> [INSTRUCTIONS TO FOLLOW]: Where a line of the material contains the string "lowered", copy that line.

> [INFORMATION PROVIDED]:
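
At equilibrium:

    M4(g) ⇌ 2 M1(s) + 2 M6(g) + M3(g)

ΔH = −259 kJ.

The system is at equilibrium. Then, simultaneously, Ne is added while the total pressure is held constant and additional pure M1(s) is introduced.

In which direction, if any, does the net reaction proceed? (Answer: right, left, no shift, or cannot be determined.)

right

Adding inert gas at constant total pressure expands the volume and lowers every reacting partial pressure. With Δn_gas = 3 − 1 = +2, Q moves away from K toward the side with fewer gas moles, so the system shifts toward the side with more gas moles — to the right.
M1 is a pure solid; its activity is 1 regardless of amount, so Q is unaffected — no shift from this change.
Only the nonzero effect(s) matter; the net shift is to the right.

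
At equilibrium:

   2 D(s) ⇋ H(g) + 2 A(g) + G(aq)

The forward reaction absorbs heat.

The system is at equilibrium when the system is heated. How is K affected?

K depends on temperature via the van 't Hoff relation. The forward reaction is endothermic, so raising T increases K.

increases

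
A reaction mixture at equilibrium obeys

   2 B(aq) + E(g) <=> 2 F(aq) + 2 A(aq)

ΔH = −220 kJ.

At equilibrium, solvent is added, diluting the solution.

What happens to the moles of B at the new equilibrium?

Dilution lowers every aqueous concentration by the same factor. Δn_aq = 4 − 2 = +2, so the system shifts toward the side with more dissolved moles — to the right.
The net shift is to the right. B is a reactant, so its amount decreases.

decreases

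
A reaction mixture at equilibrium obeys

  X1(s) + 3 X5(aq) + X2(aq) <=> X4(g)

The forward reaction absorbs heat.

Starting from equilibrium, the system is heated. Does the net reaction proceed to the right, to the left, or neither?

The forward reaction is endothermic. Raising T favours the endothermic direction — shift to the right.

right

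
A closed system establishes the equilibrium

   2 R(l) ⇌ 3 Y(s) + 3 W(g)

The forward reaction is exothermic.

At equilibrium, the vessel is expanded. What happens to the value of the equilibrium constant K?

unchanged

The equilibrium constant depends only on temperature. This perturbation may move the position of equilibrium, but since T is unchanged, K itself is unchanged.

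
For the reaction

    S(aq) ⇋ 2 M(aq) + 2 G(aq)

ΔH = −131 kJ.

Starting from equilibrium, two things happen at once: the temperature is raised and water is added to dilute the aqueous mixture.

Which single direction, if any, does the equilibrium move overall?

The forward reaction is exothermic. Raising T favours the endothermic direction — shift to the left.
Dilution lowers every aqueous concentration by the same factor. Δn_aq = 4 − 1 = +3, so the system shifts toward the side with more dissolved moles — to the right.
The individual effects push in opposite directions; without quantitative information the net direction cannot be determined.

cannot be determined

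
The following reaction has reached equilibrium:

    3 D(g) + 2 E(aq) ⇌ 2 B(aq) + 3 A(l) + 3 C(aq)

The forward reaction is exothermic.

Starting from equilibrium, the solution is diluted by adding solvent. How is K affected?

The equilibrium constant depends only on temperature. This perturbation may move the position of equilibrium, but since T is unchanged, K itself is unchanged.

unchanged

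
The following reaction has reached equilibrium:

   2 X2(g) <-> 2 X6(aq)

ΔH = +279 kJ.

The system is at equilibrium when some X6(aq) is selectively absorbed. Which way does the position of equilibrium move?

Removing X6 (aq), a product, drives the reaction to the right.

right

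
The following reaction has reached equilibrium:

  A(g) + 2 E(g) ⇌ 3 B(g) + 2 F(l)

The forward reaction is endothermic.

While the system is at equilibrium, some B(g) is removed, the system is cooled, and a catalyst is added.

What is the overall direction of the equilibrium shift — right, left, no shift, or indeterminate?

Removing B (g), a product, drives the reaction to the right.
The forward reaction is endothermic. Lowering T favours the exothermic direction — shift to the left.
A catalyst speeds both forward and reverse rates equally; it changes neither Q nor K — no shift from this change.
The individual effects push in opposite directions; without quantitative information the net direction cannot be determined.

cannot be determined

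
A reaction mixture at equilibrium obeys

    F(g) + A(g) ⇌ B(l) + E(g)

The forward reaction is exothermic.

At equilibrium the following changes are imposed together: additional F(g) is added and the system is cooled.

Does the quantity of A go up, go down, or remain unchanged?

Adding F (g), a reactant, drives the reaction to the right.
The forward reaction is exothermic. Lowering T favours the exothermic direction — shift to the right.
The net shift is to the right. A is a reactant, so its amount decreases.

decreases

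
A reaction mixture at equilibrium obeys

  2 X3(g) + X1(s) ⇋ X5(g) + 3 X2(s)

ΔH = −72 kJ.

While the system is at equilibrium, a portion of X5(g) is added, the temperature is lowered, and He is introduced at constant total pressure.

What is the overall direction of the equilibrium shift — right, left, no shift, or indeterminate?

cannot be determined

Adding X5 (g), a product, drives the reaction to the left.
The forward reaction is exothermic. Lowering T favours the exothermic direction — shift to the right.
Adding inert gas at constant total pressure expands the volume and lowers every reacting partial pressure. With Δn_gas = 1 − 2 = -1, Q moves away from K toward the side with fewer gas moles, so the system shifts toward the side with more gas moles — to the left.
The individual effects push in opposite directions; without quantitative information the net direction cannot be determined.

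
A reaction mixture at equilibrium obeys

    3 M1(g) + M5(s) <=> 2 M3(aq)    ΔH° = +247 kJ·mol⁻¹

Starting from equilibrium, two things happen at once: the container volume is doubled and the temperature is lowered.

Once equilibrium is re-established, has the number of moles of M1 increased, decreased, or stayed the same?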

> [SOLUTION TO THIS TASK]:
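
While the system is at equilibrium, a portion of X5(g) is added, the temperature is lowered, and He is introduced at constant total pressure.
Starting from equilibrium, two things happen at once: the container volume is doubled and the temperature is lowered.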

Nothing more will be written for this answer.